▶ Problem requirements: In the entries below, find each line with the string "whenever" and copy it.
Source material section start
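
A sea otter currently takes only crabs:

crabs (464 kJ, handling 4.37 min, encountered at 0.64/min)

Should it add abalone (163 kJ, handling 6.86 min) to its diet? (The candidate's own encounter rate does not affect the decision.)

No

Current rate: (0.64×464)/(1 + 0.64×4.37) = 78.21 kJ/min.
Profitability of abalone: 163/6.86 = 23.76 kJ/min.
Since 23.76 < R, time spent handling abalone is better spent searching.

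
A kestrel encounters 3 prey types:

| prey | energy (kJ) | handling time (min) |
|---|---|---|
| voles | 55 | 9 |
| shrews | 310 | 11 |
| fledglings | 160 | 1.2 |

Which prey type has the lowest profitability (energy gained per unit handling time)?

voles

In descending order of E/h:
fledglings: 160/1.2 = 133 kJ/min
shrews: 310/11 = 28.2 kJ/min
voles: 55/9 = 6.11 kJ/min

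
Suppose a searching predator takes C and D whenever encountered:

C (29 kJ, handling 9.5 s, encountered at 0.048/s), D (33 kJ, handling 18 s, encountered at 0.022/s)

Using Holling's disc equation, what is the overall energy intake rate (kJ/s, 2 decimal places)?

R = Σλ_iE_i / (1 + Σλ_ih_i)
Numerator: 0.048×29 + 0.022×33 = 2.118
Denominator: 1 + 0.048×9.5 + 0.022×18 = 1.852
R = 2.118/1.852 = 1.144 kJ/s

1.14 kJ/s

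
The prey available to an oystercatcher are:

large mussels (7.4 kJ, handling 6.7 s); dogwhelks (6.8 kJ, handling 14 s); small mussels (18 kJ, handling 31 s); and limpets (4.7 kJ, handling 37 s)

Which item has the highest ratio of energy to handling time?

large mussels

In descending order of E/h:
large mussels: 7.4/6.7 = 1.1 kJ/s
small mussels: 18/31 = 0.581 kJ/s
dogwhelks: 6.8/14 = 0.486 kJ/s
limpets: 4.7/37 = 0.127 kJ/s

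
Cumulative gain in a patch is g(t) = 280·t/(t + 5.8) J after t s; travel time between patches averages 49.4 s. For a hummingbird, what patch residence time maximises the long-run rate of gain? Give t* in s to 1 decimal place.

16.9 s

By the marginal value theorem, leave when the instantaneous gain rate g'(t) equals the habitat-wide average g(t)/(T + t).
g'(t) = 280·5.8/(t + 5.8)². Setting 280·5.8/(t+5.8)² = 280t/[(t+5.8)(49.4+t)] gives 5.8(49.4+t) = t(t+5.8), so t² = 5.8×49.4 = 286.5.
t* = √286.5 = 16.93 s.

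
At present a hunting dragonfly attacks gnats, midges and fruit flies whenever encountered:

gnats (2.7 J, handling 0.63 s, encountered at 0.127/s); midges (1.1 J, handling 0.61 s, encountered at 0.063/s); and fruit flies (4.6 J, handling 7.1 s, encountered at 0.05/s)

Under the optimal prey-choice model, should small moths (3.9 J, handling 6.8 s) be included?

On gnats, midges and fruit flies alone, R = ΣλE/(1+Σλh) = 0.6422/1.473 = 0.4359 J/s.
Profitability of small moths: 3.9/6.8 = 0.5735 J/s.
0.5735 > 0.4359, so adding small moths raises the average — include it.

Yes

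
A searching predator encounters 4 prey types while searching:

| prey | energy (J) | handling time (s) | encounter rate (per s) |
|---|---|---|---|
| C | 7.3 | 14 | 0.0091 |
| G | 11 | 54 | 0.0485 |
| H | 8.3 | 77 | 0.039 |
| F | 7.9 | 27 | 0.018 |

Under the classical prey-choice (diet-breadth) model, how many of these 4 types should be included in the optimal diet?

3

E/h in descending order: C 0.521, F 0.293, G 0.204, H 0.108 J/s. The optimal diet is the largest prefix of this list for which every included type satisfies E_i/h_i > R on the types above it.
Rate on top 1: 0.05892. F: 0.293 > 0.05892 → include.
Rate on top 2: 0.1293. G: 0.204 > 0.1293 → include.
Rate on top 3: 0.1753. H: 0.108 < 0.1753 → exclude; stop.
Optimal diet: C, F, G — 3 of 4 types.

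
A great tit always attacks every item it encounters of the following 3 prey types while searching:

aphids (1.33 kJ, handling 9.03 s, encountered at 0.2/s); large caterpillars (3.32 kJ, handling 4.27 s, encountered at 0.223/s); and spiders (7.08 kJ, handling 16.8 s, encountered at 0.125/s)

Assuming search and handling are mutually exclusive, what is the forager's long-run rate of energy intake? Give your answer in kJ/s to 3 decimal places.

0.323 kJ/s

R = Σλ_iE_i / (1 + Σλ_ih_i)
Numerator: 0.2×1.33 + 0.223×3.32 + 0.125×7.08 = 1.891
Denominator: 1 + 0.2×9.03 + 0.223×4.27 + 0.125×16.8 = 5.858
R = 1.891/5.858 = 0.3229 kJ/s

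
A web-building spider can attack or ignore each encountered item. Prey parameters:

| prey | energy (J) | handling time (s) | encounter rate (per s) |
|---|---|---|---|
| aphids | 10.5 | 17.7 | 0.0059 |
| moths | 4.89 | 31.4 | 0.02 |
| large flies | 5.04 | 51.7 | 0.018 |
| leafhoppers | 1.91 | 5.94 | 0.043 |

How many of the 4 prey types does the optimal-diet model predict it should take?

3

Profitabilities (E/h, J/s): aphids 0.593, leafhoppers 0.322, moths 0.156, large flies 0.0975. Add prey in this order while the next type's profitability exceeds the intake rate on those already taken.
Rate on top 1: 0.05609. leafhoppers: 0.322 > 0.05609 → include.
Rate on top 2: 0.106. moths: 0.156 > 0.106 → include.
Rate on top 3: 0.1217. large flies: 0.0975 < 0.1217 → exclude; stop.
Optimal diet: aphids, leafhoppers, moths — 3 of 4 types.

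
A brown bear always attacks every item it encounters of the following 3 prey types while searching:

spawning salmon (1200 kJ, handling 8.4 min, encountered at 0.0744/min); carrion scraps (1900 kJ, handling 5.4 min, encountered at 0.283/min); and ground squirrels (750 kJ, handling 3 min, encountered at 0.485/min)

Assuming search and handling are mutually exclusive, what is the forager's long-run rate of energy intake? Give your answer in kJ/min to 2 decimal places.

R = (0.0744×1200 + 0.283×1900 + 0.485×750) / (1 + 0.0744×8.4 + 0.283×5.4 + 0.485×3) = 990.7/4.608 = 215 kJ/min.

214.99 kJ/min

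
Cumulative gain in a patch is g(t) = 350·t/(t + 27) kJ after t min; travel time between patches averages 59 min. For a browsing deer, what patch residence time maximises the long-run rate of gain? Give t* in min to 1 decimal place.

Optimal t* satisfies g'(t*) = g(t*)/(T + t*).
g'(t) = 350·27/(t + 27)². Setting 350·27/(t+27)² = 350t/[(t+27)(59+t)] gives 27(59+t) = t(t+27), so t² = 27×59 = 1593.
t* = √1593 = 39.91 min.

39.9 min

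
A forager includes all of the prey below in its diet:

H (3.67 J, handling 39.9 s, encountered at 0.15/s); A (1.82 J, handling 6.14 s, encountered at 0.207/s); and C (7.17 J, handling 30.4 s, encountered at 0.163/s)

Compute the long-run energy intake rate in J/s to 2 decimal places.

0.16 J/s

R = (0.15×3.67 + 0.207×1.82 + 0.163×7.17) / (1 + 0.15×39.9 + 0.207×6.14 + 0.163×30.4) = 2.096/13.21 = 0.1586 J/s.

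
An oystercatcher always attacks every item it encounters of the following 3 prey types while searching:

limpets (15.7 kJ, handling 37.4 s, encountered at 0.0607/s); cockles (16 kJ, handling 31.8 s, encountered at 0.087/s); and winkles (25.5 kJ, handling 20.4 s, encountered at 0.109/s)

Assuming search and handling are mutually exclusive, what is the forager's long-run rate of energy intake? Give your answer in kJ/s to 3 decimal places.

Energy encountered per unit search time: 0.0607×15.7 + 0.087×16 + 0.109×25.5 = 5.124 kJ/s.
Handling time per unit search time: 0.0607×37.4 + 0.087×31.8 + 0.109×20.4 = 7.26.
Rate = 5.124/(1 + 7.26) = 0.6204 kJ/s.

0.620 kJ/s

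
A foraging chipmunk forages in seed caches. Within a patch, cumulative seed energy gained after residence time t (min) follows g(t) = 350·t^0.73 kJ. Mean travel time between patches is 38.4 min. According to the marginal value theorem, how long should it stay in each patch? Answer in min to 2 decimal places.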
Source material section end
▶ Task solution:
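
Suppose a searching predator takes C and D whenever encountered:
At present a hunting dragonfly attacks gnats, midges and fruit flies whenever encountered: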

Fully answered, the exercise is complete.